━━━ Raw data

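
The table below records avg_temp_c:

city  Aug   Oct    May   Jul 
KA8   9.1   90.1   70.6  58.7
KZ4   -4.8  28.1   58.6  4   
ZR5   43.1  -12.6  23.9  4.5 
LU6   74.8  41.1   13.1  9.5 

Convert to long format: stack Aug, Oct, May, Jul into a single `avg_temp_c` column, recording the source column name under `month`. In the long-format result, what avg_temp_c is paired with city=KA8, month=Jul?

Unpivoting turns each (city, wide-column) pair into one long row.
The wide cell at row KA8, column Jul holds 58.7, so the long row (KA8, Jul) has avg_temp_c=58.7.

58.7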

━━━━━━
━━━ Raw data

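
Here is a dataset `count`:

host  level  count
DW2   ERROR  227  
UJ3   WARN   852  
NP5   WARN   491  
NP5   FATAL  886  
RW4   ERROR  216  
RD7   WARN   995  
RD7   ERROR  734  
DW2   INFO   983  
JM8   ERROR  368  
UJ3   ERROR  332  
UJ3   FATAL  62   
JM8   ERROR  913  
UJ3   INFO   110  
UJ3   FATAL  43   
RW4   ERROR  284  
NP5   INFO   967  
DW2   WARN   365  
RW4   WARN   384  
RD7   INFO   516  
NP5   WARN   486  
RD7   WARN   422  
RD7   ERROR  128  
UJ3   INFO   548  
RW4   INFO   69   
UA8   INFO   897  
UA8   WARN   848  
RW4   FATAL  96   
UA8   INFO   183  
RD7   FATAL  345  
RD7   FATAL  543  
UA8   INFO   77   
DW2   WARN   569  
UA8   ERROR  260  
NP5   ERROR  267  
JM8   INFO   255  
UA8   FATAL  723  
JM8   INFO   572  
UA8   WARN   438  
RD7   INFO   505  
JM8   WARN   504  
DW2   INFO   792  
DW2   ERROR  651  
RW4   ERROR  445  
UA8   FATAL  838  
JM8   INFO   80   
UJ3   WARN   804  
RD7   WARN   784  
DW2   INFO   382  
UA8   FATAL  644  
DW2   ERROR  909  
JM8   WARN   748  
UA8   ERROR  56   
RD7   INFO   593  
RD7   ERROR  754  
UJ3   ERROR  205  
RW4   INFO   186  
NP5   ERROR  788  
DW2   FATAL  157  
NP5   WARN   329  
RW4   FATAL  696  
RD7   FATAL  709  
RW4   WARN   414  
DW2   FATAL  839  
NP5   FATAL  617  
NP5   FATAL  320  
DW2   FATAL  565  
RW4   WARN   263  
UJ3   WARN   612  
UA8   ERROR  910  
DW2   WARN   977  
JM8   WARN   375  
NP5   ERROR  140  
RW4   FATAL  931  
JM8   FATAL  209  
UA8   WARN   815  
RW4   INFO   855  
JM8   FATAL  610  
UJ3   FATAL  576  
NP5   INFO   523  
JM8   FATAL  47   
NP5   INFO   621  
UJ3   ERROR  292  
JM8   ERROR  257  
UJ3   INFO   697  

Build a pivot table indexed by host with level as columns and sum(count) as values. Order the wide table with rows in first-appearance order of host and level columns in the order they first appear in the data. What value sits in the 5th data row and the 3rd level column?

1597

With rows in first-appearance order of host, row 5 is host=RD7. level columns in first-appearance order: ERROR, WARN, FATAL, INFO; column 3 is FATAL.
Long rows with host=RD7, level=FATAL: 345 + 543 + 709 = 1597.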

━━━━━━
━━━ Raw data

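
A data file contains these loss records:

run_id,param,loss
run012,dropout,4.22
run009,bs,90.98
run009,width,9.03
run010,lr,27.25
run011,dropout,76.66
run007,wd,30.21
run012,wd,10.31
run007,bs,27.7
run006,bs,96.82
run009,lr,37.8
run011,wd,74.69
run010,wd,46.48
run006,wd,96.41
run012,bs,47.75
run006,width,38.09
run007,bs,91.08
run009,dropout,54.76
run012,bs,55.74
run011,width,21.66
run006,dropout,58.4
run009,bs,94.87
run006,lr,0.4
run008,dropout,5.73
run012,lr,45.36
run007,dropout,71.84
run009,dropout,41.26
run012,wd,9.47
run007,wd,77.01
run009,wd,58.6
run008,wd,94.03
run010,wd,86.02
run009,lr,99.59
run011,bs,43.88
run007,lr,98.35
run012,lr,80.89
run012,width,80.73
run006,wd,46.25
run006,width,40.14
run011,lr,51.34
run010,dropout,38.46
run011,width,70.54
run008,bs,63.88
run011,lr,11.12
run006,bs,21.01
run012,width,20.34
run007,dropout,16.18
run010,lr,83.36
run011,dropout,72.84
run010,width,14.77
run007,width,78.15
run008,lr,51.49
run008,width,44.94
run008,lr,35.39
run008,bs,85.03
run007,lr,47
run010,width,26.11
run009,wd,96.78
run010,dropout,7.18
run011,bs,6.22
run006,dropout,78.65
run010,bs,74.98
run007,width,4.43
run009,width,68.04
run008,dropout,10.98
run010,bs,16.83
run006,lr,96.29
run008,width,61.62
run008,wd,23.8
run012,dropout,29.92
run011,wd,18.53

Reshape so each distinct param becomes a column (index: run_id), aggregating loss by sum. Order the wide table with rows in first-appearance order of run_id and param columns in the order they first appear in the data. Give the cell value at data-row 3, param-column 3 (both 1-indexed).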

━━━━━━

Work instruction >> Lines that include the word "records" are to be extracted from the data above.

Completed exercise >>
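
The table below records avg_temp_c:
A data file contains these loss records: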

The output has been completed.